INSTRUCTIONS TO FOLLOW:
Your answer needs to include each line of the records in which the string "data" can be found.

== RECORDS SHOWN ==

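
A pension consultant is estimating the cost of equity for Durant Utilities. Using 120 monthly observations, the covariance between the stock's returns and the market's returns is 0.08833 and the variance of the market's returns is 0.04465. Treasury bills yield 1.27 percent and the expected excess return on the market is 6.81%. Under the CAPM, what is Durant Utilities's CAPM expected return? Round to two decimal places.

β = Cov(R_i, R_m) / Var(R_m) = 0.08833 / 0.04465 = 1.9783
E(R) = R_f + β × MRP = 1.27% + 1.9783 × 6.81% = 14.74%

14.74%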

===
== RECORDS SHOWN ==

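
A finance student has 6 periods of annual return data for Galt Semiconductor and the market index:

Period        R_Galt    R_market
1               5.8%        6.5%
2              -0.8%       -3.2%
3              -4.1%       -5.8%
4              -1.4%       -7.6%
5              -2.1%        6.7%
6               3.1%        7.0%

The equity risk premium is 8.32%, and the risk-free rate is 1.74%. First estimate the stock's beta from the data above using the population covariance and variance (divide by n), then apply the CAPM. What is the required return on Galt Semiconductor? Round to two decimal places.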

===

RESPONSE:
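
A finance student has 6 periods of annual return data for Galt Semiconductor and the market index:
The equity risk premium is 8.32%, and the risk-free rate is 1.74%. First estimate the stock's beta from the data above using the population covariance and variance (divide by n), then apply the CAPM. What is the required return on Galt Semiconductor? Round to two decimal places.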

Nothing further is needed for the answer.